Output only the lines that run from the one with "List all functional" to the final line of the material, exactly as they are written.
++++++++
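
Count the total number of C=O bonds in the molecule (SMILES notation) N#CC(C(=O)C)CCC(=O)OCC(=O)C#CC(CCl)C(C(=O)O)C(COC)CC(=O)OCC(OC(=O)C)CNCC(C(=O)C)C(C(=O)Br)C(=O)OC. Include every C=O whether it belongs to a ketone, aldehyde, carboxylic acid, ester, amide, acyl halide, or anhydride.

CH(COCH3): ketone, 1 C=O (running total 1).
CH2COOCH2: ester, 1 C=O (running total 2).
CO: ketone, 1 C=O (running total 3).
CH(COOH): carboxylic acid, 1 C=O (running total 4).
CH2COOCH2: ester, 1 C=O (running total 5).
CH(OCOCH3): ester, 1 C=O (running total 6).
CH(COCH3): ketone, 1 C=O (running total 7).
CH(COBr): acyl halide, 1 C=O (running total 8).
COOCH3: ester, 1 C=O (running total 9).

9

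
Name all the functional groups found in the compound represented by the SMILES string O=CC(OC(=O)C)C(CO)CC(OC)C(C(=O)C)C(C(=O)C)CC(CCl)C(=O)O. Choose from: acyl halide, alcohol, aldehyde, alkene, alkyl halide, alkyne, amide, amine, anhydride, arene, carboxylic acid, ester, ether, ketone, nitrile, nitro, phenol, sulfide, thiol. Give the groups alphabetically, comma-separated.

alcohol, aldehyde, alkyl halide, carboxylic acid, ester, ether, ketone

Working along the chain:
  OHC: terminal –CHO: carbonyl C bonded to H and C → aldehyde.
  CH(OCOCH3): pendant –OC(=O)CH3: an acyloxy group → ester.
  CH(CH2OH): pendant –CH2OH on an sp³ backbone C → alcohol.
  CH(OCH3): pendant –OCH3: C–O–C with sp³ C, no adjacent C=O → ether.
  CH(COCH3): pendant –COCH3: carbonyl C bonded to two carbons → ketone.
  CH(COCH3): pendant –COCH3: carbonyl C bonded to two carbons → ketone.
  CH(CH2Cl): pendant –CH2X: halogen on sp³ carbon → alkyl halide.
  COOH: –COOH: carbonyl C bonded to –OH and C → carboxylic acid (the –OH is not a separate alcohol).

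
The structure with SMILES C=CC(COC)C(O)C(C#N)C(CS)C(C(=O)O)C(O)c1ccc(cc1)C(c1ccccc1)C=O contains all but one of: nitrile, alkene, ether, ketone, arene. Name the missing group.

ketone

arene: present (C6H4 — para-disubstituted benzene ring → arene).
ether: present (CH(CH2OCH3) — pendant –CH2OCH3: C–O–C linkage → ether).
nitrile: present (CH(CN) — pendant –C≡N: nitrile).
alkene: present (CH2=CH — C=C double bond → alkene).
ketone: absent. In CH(COOH), the C=O bears an –OH, making it a carboxylic acid rather than a ketone. In CHO, the carbonyl carbon carries an H, so it is an aldehyde, not a ketone.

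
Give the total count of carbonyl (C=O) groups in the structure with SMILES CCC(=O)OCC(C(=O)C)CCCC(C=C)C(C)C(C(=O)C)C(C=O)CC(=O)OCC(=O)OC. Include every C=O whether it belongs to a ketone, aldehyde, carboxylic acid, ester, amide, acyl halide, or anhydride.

CH2COOCH2: ester, 1 C=O (running total 1).
CH(COCH3): ketone, 1 C=O (running total 2).
CH(COCH3): ketone, 1 C=O (running total 3).
CH(CHO): aldehyde, 1 C=O (running total 4).
CH2COOCH2: ester, 1 C=O (running total 5).
COOCH3: ester, 1 C=O (running total 6).

6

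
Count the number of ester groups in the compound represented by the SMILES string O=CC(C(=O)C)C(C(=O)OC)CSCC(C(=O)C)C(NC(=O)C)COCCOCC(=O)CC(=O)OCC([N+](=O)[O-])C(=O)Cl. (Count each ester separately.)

2

Reading the structure from left to right:
  OHC: terminal –CHO: carbonyl C bonded to H and C → aldehyde.
  CH(COCH3): pendant –COCH3: carbonyl C bonded to two carbons → ketone.
  CH(COOCH3): pendant –COOCH3: carbonyl C bonded to C and –OCH3 → ester.
  CH2SCH2: C–S–C linkage → sulfide (thioether).
  CH(COCH3): pendant –COCH3: carbonyl C bonded to two carbons → ketone.
  CH(NHCOCH3): pendant –NHC(=O)CH3: N bonded to a carbonyl → amide (not amine).
  CH2OCH2: C–O–C with sp³ carbons on both sides and no adjacent C=O → ether.
  CH2OCH2: C–O–C with sp³ carbons on both sides and no adjacent C=O → ether.
  CO: –C(=O)– with carbon on both sides → ketone.
  CH2COOCH2: –C(=O)–O–C with C on the carbonyl side → ester.
  CH(NO2): –NO2 on an sp³ carbon → nitro (the N=O is not a carbonyl).
  COCl: –C(=O)Cl: carbonyl C bonded to C and to a halogen → acyl halide (not alkyl halide).
Ester appears at: CH(COOCH3), CH2COOCH2 → 2.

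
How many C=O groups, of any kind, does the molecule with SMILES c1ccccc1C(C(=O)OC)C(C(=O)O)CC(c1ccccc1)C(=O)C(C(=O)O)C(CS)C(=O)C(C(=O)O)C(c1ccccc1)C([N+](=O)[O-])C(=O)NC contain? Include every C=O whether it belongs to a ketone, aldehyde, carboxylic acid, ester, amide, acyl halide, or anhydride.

7

CH(COOCH3): ester, 1 C=O (running total 1).
CH(COOH): carboxylic acid, 1 C=O (running total 2).
CO: ketone, 1 C=O (running total 3).
CH(COOH): carboxylic acid, 1 C=O (running total 4).
CO: ketone, 1 C=O (running total 5).
CH(COOH): carboxylic acid, 1 C=O (running total 6).
CONHCH3: amide, 1 C=O (running total 7).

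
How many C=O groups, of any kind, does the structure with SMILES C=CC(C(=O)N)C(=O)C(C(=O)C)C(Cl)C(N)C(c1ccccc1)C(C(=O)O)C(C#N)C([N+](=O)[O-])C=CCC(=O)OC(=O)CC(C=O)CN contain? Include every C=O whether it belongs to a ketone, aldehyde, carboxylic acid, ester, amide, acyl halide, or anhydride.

7

CH(CONH2): amide, 1 C=O (running total 1).
CO: ketone, 1 C=O (running total 2).
CH(COCH3): ketone, 1 C=O (running total 3).
CH(COOH): carboxylic acid, 1 C=O (running total 4).
CH2CO-O-COCH2: anhydride, 2 C=O (running total 6).
CH(CHO): aldehyde, 1 C=O (running total 7).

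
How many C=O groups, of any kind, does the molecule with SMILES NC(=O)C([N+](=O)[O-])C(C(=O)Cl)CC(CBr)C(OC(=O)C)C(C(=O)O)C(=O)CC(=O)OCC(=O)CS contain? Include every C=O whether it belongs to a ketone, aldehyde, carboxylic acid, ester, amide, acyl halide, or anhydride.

H2NCO: amide, 1 C=O (running total 1).
CH(COCl): acyl halide, 1 C=O (running total 2).
CH(OCOCH3): ester, 1 C=O (running total 3).
CH(COOH): carboxylic acid, 1 C=O (running total 4).
CO: ketone, 1 C=O (running total 5).
CH2COOCH2: ester, 1 C=O (running total 6).
CO: ketone, 1 C=O (running total 7).

7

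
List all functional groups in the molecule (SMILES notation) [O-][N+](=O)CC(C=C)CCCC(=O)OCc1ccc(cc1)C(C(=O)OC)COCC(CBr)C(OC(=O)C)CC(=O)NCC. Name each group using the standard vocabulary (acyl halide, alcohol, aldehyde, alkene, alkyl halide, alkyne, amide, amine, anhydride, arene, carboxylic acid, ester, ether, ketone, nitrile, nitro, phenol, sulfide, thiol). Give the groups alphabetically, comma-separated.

alkene, alkyl halide, amide, arene, ester, ether, nitro

–NO2 on carbon → nitro group.
pendant –CH=CH2: C=C double bond → alkene.
–C(=O)–O–C with C on the carbonyl side → ester.
para-disubstituted benzene ring → arene.
pendant –COOCH3: carbonyl C bonded to C and –OCH3 → ester.
C–O–C with sp³ carbons on both sides and no adjacent C=O → ether.
pendant –CH2X: halogen on sp³ carbon → alkyl halide.
pendant –OC(=O)CH3: an acyloxy group → ester.
–C(=O)–N– linkage → amide (the N is not an amine).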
++++++++
__Task solution__
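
List all functional groups in the molecule (SMILES notation) [O-][N+](=O)CC(C=C)CCCC(=O)OCc1ccc(cc1)C(C(=O)OC)COCC(CBr)C(OC(=O)C)CC(=O)NCC. Name each group using the standard vocabulary (acyl halide, alcohol, aldehyde, alkene, alkyl halide, alkyne, amide, amine, anhydride, arene, carboxylic acid, ester, ether, ketone, nitrile, nitro, phenol, sulfide, thiol). Give the groups alphabetically, comma-separated.

alkene, alkyl halide, amide, arene, ester, ether, nitro

–NO2 on carbon → nitro group.
pendant –CH=CH2: C=C double bond → alkene.
–C(=O)–O–C with C on the carbonyl side → ester.
para-disubstituted benzene ring → arene.
pendant –COOCH3: carbonyl C bonded to C and –OCH3 → ester.
C–O–C with sp³ carbons on both sides and no adjacent C=O → ether.
pendant –CH2X: halogen on sp³ carbon → alkyl halide.
pendant –OC(=O)CH3: an acyloxy group → ester.
–C(=O)–N– linkage → amide (the N is not an amine).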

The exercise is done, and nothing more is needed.